[EXERCISE OBJECTIVE] The line containing "The prior odds" and every line after it, through the last line of the records, are to be transcribed exactly, and nothing else.

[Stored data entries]
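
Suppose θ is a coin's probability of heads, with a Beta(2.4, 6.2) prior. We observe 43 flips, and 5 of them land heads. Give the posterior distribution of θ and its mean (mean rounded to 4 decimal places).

Observing 5 successes and 38 failures updates Beta(2.4, 6.2) by adding the success and failure counts to the two shape parameters: α = 2.4+5 = 7.4, β = 6.2+38 = 44.2.
Posterior mean = α/(α+β) = 7.4/51.6 = 0.1434.

Posterior: Beta(7.4, 44.2); mean ≈ 0.1434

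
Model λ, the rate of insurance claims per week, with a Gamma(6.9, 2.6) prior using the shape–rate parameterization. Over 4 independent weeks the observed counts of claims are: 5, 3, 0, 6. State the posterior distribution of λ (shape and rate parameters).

Posterior: Gamma(shape=20.9, rate=6.6)

Total count ∑xᵢ = 14 over n = 4 weeks.
Gamma is conjugate to the Poisson likelihood: posterior is Gamma(shape = 6.9+14 = 20.9, rate = 2.6+4 = 6.6).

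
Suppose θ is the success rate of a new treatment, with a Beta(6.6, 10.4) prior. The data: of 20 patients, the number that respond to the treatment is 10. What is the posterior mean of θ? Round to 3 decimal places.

Posterior mean ≈ 0.449

Observing 10 successes and 10 failures updates Beta(6.6, 10.4) by adding the success and failure counts to the two shape parameters: α = 6.6+10 = 16.6, β = 10.4+10 = 20.4.
E[θ | data] = 16.6/(16.6+20.4) = 0.449.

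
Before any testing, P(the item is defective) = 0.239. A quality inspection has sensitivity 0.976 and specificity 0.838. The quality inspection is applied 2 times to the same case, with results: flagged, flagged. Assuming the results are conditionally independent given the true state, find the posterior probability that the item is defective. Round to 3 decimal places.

With H the event that the item is defective, the joint likelihood of the observed sequence is P(data|H) = 0.976·0.976 = 0.95258 and P(data|¬H) = 0.162·0.162 = 0.026244.
Bayes: P(H|data) = 0.239·0.95258 / (0.239·0.95258 + 0.761·0.026244) = 0.22767/0.24764 = 0.9194.

Posterior P(H) ≈ 0.919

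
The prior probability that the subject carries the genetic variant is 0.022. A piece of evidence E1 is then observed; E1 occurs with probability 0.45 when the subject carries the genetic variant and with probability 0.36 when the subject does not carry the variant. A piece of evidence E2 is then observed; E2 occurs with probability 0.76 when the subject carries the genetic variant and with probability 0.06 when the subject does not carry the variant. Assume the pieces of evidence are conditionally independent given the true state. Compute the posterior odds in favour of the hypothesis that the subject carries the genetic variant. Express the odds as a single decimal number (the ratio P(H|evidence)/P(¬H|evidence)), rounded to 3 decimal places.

Posterior odds ≈ 0.356

Prior odds = 0.022/(1−0.022) = 0.022495. In log-odds, ln(0.022495) = -3.7945.
Add log likelihood ratios: ln(1.2500) + ln(12.667) = 2.7621.
Posterior log-odds = -1.0323, so posterior odds = exp(-1.0323) = 0.35617.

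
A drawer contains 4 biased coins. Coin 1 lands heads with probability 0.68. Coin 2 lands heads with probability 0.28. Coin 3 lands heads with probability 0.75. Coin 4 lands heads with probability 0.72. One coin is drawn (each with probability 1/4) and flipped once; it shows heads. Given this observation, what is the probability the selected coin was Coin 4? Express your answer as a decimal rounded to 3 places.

Posterior probability ≈ 0.296

Tabulate prior·likelihood by source: [1] prior 0.25, lik 0.68, product 0.1700; [2] prior 0.25, lik 0.28, product 0.07000; [3] prior 0.25, lik 0.75, product 0.1875; [4] prior 0.25, lik 0.72, product 0.1800.
Normalizing constant = 0.60750; the posterior for Coin 4 is its product over the sum, 0.1800/0.60750 = 0.296.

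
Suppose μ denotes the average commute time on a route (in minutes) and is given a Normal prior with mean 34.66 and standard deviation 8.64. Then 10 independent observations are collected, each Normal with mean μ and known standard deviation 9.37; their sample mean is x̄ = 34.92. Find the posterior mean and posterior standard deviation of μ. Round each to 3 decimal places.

Posterior mean ≈ 34.893; posterior SD ≈ 2.803

Prior precision 1/τ₀² = 1/8.64² = 0.0133959; data precision n/σ² = 10/9.37² = 0.113899.
Posterior precision = 0.0133959 + 0.113899 = 0.127295, giving posterior SD = 1/√0.127295 = 2.803.
Posterior mean = (0.0133959·34.66 + 0.113899·34.92) / 0.127295 = 34.893.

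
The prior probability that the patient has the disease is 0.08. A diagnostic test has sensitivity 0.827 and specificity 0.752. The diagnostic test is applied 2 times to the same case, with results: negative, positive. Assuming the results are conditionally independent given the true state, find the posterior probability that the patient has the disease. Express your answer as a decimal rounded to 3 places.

Posterior P(H) ≈ 0.063

Let H be the event that the patient has the disease; start with P(H) = 0.08. P('positive'|H) = 0.827, P('positive'|¬H) = 0.248.
Update on result 1 ('negative'): P(H) ← 0.173·0.0800 / (0.173·0.0800 + 0.752·0.9200) = 0.013840/0.70568 = 0.0196.
Update on result 2 ('positive'): P(H) ← 0.827·0.0196 / (0.827·0.0196 + 0.248·0.9804) = 0.016219/0.25936 = 0.0625.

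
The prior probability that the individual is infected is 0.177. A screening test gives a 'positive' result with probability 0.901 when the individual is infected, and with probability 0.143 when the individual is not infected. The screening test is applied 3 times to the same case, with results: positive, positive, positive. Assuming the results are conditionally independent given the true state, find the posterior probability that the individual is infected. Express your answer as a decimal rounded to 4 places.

Posterior P(H) ≈ 0.9818

With H the event that the individual is infected, the joint likelihood of the observed sequence is P(data|H) = 0.901·0.901·0.901 = 0.73143 and P(data|¬H) = 0.143·0.143·0.143 = 0.0029242.
Bayes: P(H|data) = 0.177·0.73143 / (0.177·0.73143 + 0.823·0.0029242) = 0.12946/0.13187 = 0.9818.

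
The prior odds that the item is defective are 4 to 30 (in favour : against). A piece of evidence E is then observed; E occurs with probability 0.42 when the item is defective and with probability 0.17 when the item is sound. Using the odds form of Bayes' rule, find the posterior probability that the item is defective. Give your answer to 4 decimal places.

Posterior probability ≈ 0.2478

Prior odds = 4/30 = 0.13333. In log-odds, ln(0.13333) = -2.0149.
Add log likelihood ratio: ln(2.4706) = 0.90446.
Posterior log-odds = -1.1104, so posterior odds = exp(-1.1104) = 0.32941. Converting, P(H|E) = 0.32941/1.3294 = 0.2478.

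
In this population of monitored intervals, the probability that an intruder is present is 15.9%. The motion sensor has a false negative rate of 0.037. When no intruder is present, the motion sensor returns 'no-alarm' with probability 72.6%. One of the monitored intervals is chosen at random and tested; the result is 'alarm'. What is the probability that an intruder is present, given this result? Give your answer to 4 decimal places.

P(H | E) ≈ 0.3992

Write H for 'an intruder is present'. Prior odds H:¬H = 0.159/0.841 = 0.18906. For the 'alarm' outcome, the likelihood ratio is 0.963/0.274 = 3.5146.
Posterior odds = 0.18906 × 3.5146 = 0.66447, so P(H|E) = 0.66447/(1+0.66447) = 0.3992.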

[RESULT OF THIS EXERCISE]
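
The prior odds that the item is defective are 4 to 30 (in favour : against). A piece of evidence E is then observed; E occurs with probability 0.42 when the item is defective and with probability 0.17 when the item is sound. Using the odds form of Bayes' rule, find the posterior probability that the item is defective. Give your answer to 4 decimal places.

Posterior probability ≈ 0.2478

Prior odds = 4/30 = 0.13333. In log-odds, ln(0.13333) = -2.0149.
Add log likelihood ratio: ln(2.4706) = 0.90446.
Posterior log-odds = -1.1104, so posterior odds = exp(-1.1104) = 0.32941. Converting, P(H|E) = 0.32941/1.3294 = 0.2478.

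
In this population of monitored intervals, the probability that an intruder is present is 15.9%. The motion sensor has a false negative rate of 0.037. When no intruder is present, the motion sensor returns 'no-alarm' with probability 72.6%. One of the monitored intervals is chosen at random and tested; the result is 'alarm'. What is the probability that an intruder is present, given this result? Give your answer to 4 decimal places.

P(H | E) ≈ 0.3992

Write H for 'an intruder is present'. Prior odds H:¬H = 0.159/0.841 = 0.18906. For the 'alarm' outcome, the likelihood ratio is 0.963/0.274 = 3.5146.
Posterior odds = 0.18906 × 3.5146 = 0.66447, so P(H|E) = 0.66447/(1+0.66447) = 0.3992.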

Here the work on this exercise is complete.